The task
Take the material below and restate it word for word, stopping after the line in which "- OW-C: (85, 15), water-table" occurs.

Supplied records
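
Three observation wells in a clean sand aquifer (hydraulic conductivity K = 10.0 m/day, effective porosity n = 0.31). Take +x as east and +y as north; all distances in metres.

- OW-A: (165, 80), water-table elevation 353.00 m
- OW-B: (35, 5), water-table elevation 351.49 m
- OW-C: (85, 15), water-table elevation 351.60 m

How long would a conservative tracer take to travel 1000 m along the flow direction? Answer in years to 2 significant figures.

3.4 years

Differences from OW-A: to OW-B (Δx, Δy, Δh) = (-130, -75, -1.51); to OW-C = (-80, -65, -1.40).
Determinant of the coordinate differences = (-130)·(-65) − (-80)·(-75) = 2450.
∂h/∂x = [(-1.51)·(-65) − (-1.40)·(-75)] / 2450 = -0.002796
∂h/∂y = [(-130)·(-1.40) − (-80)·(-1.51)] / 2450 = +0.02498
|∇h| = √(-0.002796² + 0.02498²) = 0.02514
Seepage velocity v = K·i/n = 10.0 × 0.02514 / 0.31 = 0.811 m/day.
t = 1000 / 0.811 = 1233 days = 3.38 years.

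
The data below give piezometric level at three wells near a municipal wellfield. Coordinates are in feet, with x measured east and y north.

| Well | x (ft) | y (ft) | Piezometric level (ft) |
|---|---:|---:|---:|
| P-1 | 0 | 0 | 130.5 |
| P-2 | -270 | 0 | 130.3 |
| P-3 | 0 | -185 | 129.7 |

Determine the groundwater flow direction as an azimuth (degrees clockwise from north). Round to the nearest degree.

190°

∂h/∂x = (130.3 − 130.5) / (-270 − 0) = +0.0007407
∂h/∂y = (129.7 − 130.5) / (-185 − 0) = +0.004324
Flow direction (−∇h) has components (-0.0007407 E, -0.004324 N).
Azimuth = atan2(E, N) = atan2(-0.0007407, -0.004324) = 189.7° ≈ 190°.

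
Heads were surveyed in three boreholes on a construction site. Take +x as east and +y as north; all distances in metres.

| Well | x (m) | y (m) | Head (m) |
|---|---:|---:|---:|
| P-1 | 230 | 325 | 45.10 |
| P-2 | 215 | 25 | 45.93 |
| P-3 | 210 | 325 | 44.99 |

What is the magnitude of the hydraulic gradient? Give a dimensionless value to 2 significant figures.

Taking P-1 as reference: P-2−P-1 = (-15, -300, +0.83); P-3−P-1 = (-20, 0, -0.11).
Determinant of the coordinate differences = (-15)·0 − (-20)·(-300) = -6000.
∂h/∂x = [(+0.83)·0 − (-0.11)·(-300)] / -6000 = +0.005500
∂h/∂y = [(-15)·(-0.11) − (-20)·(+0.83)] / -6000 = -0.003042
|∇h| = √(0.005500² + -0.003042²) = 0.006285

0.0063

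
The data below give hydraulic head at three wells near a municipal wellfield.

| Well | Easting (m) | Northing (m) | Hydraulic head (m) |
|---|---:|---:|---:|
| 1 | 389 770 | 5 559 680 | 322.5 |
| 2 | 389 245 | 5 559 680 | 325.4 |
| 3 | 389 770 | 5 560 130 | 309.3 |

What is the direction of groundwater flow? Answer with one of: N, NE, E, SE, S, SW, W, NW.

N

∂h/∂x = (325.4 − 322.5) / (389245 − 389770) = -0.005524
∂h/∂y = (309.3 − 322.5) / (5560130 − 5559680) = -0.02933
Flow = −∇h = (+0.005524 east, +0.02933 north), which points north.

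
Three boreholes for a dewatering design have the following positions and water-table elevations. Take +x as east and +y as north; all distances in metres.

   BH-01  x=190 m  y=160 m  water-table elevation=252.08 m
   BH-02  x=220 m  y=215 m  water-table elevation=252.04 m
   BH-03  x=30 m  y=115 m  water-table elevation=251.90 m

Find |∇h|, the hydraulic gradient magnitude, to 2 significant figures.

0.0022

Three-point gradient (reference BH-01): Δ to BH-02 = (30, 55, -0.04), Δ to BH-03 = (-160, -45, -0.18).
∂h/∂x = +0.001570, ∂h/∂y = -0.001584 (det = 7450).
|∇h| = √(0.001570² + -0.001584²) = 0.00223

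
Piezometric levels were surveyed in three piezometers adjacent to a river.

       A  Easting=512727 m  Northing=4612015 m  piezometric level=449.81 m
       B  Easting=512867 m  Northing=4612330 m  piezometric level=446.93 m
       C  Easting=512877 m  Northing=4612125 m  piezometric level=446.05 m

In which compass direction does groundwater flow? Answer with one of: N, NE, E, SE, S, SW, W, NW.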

Answer section
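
Three observation wells in a clean sand aquifer (hydraulic conductivity K = 10.0 m/day, effective porosity n = 0.31). Take +x as east and +y as north; all distances in metres.

- OW-A: (165, 80), water-table elevation 353.00 m
- OW-B: (35, 5), water-table elevation 351.49 m
- OW-C: (85, 15), water-table elevation 351.60 m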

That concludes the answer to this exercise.